• [Your assignment] From the first line to the last, print the data exactly as it appears.

• [Dataset extract]
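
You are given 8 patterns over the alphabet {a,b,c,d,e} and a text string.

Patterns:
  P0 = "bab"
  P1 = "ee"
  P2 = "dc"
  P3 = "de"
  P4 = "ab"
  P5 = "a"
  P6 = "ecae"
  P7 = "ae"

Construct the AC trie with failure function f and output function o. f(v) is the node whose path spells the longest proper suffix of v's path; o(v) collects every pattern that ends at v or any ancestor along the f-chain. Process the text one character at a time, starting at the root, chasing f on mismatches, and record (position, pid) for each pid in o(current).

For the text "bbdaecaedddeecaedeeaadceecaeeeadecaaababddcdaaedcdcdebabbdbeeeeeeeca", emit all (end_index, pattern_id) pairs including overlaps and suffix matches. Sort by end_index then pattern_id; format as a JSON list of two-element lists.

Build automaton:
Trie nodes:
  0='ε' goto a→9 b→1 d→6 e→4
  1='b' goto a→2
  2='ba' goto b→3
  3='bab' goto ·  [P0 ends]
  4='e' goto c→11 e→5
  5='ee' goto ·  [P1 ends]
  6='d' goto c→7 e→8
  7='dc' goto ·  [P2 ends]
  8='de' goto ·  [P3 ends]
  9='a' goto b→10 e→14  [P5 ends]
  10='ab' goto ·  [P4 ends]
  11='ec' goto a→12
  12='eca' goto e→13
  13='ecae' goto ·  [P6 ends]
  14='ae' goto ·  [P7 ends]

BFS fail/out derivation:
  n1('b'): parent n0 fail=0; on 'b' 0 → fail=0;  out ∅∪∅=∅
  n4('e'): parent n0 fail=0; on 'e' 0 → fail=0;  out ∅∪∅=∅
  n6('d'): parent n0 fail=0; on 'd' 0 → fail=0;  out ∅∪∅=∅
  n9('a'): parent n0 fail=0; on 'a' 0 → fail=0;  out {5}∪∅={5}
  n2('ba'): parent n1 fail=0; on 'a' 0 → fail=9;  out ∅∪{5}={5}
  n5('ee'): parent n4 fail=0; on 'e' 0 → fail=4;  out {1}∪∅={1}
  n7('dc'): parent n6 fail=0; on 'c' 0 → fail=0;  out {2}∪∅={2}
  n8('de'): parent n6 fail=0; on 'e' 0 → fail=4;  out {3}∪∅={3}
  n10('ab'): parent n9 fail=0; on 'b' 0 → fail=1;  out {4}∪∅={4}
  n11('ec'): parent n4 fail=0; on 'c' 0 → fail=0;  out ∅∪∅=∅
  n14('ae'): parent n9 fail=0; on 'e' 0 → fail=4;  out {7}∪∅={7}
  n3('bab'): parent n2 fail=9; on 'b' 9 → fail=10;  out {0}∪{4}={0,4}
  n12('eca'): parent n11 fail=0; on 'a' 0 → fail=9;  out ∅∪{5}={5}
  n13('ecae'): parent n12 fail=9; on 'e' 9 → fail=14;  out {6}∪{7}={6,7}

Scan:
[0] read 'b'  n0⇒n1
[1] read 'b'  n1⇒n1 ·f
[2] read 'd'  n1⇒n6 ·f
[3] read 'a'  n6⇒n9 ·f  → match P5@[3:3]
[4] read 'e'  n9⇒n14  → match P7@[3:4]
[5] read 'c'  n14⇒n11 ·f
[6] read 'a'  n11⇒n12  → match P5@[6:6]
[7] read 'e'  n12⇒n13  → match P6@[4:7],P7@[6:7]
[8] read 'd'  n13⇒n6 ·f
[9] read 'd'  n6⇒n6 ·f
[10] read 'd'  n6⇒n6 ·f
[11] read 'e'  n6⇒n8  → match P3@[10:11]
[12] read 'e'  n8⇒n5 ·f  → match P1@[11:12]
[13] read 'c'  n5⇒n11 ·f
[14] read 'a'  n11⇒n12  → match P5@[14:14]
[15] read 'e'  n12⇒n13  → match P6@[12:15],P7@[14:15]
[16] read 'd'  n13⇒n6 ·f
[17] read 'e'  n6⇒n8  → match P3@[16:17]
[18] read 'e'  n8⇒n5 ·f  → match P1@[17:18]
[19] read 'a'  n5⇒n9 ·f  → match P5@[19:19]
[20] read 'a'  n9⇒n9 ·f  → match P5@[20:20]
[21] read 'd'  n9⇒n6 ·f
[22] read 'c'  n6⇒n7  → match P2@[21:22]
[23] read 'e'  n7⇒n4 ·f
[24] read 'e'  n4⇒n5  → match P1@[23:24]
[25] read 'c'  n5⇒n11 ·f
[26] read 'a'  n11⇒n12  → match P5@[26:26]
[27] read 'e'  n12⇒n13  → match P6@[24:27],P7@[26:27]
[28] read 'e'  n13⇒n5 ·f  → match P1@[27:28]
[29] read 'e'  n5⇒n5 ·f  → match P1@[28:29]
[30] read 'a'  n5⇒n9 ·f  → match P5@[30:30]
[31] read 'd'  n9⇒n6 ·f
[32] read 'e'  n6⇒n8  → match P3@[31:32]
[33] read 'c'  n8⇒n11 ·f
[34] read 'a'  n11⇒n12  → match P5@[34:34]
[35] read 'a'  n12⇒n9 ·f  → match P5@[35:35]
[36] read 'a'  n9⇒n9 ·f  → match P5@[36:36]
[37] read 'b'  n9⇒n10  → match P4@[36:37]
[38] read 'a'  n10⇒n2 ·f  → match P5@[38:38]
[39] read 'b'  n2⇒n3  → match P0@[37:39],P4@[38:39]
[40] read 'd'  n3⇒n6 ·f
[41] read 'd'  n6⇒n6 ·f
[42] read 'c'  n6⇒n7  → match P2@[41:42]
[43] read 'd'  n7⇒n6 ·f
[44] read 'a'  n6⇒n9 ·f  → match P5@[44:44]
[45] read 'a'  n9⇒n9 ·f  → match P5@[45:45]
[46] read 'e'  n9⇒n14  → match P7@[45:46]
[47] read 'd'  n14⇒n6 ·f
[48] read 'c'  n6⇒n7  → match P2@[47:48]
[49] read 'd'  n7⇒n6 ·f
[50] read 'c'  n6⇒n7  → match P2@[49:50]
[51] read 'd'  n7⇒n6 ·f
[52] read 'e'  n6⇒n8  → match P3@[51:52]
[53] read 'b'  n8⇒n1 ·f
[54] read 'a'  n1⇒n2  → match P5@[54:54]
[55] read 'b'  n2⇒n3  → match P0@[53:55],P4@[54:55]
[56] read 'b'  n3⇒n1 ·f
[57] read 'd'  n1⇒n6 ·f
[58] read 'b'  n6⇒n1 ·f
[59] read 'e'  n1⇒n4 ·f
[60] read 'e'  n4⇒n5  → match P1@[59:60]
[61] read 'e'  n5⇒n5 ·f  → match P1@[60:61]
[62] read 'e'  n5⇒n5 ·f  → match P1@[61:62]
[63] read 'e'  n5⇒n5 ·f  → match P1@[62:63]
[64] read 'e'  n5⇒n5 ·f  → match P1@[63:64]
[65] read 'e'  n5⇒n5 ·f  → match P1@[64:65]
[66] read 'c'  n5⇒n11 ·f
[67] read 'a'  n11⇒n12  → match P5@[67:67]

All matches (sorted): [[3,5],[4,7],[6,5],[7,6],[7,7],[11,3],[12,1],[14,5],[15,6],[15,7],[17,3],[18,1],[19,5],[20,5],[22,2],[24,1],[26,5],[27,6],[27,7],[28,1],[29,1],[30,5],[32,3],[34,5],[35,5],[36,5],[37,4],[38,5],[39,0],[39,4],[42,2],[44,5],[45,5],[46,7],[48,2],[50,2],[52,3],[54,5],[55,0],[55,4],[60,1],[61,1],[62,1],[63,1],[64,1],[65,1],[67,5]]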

• [Solved exercise]
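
You are given 8 patterns over the alphabet {a,b,c,d,e} and a text string.

Patterns:
  P0 = "bab"
  P1 = "ee"
  P2 = "dc"
  P3 = "de"
  P4 = "ab"
  P5 = "a"
  P6 = "ecae"
  P7 = "ae"

Construct the AC trie with failure function f and output function o. f(v) is the node whose path spells the longest proper suffix of v's path; o(v) collects every pattern that ends at v or any ancestor along the f-chain. Process the text one character at a time, starting at the root, chasing f on mismatches, and record (position, pid) for each pid in o(current).

For the text "bbdaecaedddeecaedeeaadceecaeeeadecaaababddcdaaedcdcdebabbdbeeeeeeeca", emit all (end_index, pattern_id) pairs including overlaps and suffix matches. Sort by end_index then pattern_id; format as a JSON list of two-element lists.

Build automaton:
Trie nodes:
  0='ε' goto a→9 b→1 d→6 e→4
  1='b' goto a→2
  2='ba' goto b→3
  3='bab' goto ·  [P0 ends]
  4='e' goto c→11 e→5
  5='ee' goto ·  [P1 ends]
  6='d' goto c→7 e→8
  7='dc' goto ·  [P2 ends]
  8='de' goto ·  [P3 ends]
  9='a' goto b→10 e→14  [P5 ends]
  10='ab' goto ·  [P4 ends]
  11='ec' goto a→12
  12='eca' goto e→13
  13='ecae' goto ·  [P6 ends]
  14='ae' goto ·  [P7 ends]

BFS fail/out derivation:
  n1('b'): parent n0 fail=0; on 'b' 0 → fail=0;  out ∅∪∅=∅
  n4('e'): parent n0 fail=0; on 'e' 0 → fail=0;  out ∅∪∅=∅
  n6('d'): parent n0 fail=0; on 'd' 0 → fail=0;  out ∅∪∅=∅
  n9('a'): parent n0 fail=0; on 'a' 0 → fail=0;  out {5}∪∅={5}
  n2('ba'): parent n1 fail=0; on 'a' 0 → fail=9;  out ∅∪{5}={5}
  n5('ee'): parent n4 fail=0; on 'e' 0 → fail=4;  out {1}∪∅={1}
  n7('dc'): parent n6 fail=0; on 'c' 0 → fail=0;  out {2}∪∅={2}
  n8('de'): parent n6 fail=0; on 'e' 0 → fail=4;  out {3}∪∅={3}
  n10('ab'): parent n9 fail=0; on 'b' 0 → fail=1;  out {4}∪∅={4}
  n11('ec'): parent n4 fail=0; on 'c' 0 → fail=0;  out ∅∪∅=∅
  n14('ae'): parent n9 fail=0; on 'e' 0 → fail=4;  out {7}∪∅={7}
  n3('bab'): parent n2 fail=9; on 'b' 9 → fail=10;  out {0}∪{4}={0,4}
  n12('eca'): parent n11 fail=0; on 'a' 0 → fail=9;  out ∅∪{5}={5}
  n13('ecae'): parent n12 fail=9; on 'e' 9 → fail=14;  out {6}∪{7}={6,7}

Scan:
[0] read 'b'  n0⇒n1
[1] read 'b'  n1⇒n1 ·f
[2] read 'd'  n1⇒n6 ·f
[3] read 'a'  n6⇒n9 ·f  → match P5@[3:3]
[4] read 'e'  n9⇒n14  → match P7@[3:4]
[5] read 'c'  n14⇒n11 ·f
[6] read 'a'  n11⇒n12  → match P5@[6:6]
[7] read 'e'  n12⇒n13  → match P6@[4:7],P7@[6:7]
[8] read 'd'  n13⇒n6 ·f
[9] read 'd'  n6⇒n6 ·f
[10] read 'd'  n6⇒n6 ·f
[11] read 'e'  n6⇒n8  → match P3@[10:11]
[12] read 'e'  n8⇒n5 ·f  → match P1@[11:12]
[13] read 'c'  n5⇒n11 ·f
[14] read 'a'  n11⇒n12  → match P5@[14:14]
[15] read 'e'  n12⇒n13  → match P6@[12:15],P7@[14:15]
[16] read 'd'  n13⇒n6 ·f
[17] read 'e'  n6⇒n8  → match P3@[16:17]
[18] read 'e'  n8⇒n5 ·f  → match P1@[17:18]
[19] read 'a'  n5⇒n9 ·f  → match P5@[19:19]
[20] read 'a'  n9⇒n9 ·f  → match P5@[20:20]
[21] read 'd'  n9⇒n6 ·f
[22] read 'c'  n6⇒n7  → match P2@[21:22]
[23] read 'e'  n7⇒n4 ·f
[24] read 'e'  n4⇒n5  → match P1@[23:24]
[25] read 'c'  n5⇒n11 ·f
[26] read 'a'  n11⇒n12  → match P5@[26:26]
[27] read 'e'  n12⇒n13  → match P6@[24:27],P7@[26:27]
[28] read 'e'  n13⇒n5 ·f  → match P1@[27:28]
[29] read 'e'  n5⇒n5 ·f  → match P1@[28:29]
[30] read 'a'  n5⇒n9 ·f  → match P5@[30:30]
[31] read 'd'  n9⇒n6 ·f
[32] read 'e'  n6⇒n8  → match P3@[31:32]
[33] read 'c'  n8⇒n11 ·f
[34] read 'a'  n11⇒n12  → match P5@[34:34]
[35] read 'a'  n12⇒n9 ·f  → match P5@[35:35]
[36] read 'a'  n9⇒n9 ·f  → match P5@[36:36]
[37] read 'b'  n9⇒n10  → match P4@[36:37]
[38] read 'a'  n10⇒n2 ·f  → match P5@[38:38]
[39] read 'b'  n2⇒n3  → match P0@[37:39],P4@[38:39]
[40] read 'd'  n3⇒n6 ·f
[41] read 'd'  n6⇒n6 ·f
[42] read 'c'  n6⇒n7  → match P2@[41:42]
[43] read 'd'  n7⇒n6 ·f
[44] read 'a'  n6⇒n9 ·f  → match P5@[44:44]
[45] read 'a'  n9⇒n9 ·f  → match P5@[45:45]
[46] read 'e'  n9⇒n14  → match P7@[45:46]
[47] read 'd'  n14⇒n6 ·f
[48] read 'c'  n6⇒n7  → match P2@[47:48]
[49] read 'd'  n7⇒n6 ·f
[50] read 'c'  n6⇒n7  → match P2@[49:50]
[51] read 'd'  n7⇒n6 ·f
[52] read 'e'  n6⇒n8  → match P3@[51:52]
[53] read 'b'  n8⇒n1 ·f
[54] read 'a'  n1⇒n2  → match P5@[54:54]
[55] read 'b'  n2⇒n3  → match P0@[53:55],P4@[54:55]
[56] read 'b'  n3⇒n1 ·f
[57] read 'd'  n1⇒n6 ·f
[58] read 'b'  n6⇒n1 ·f
[59] read 'e'  n1⇒n4 ·f
[60] read 'e'  n4⇒n5  → match P1@[59:60]
[61] read 'e'  n5⇒n5 ·f  → match P1@[60:61]
[62] read 'e'  n5⇒n5 ·f  → match P1@[61:62]
[63] read 'e'  n5⇒n5 ·f  → match P1@[62:63]
[64] read 'e'  n5⇒n5 ·f  → match P1@[63:64]
[65] read 'e'  n5⇒n5 ·f  → match P1@[64:65]
[66] read 'c'  n5⇒n11 ·f
[67] read 'a'  n11⇒n12  → match P5@[67:67]

All matches (sorted): [[3,5],[4,7],[6,5],[7,6],[7,7],[11,3],[12,1],[14,5],[15,6],[15,7],[17,3],[18,1],[19,5],[20,5],[22,2],[24,1],[26,5],[27,6],[27,7],[28,1],[29,1],[30,5],[32,3],[34,5],[35,5],[36,5],[37,4],[38,5],[39,0],[39,4],[42,2],[44,5],[45,5],[46,7],[48,2],[50,2],[52,3],[54,5],[55,0],[55,4],[60,1],[61,1],[62,1],[63,1],[64,1],[65,1],[67,5]]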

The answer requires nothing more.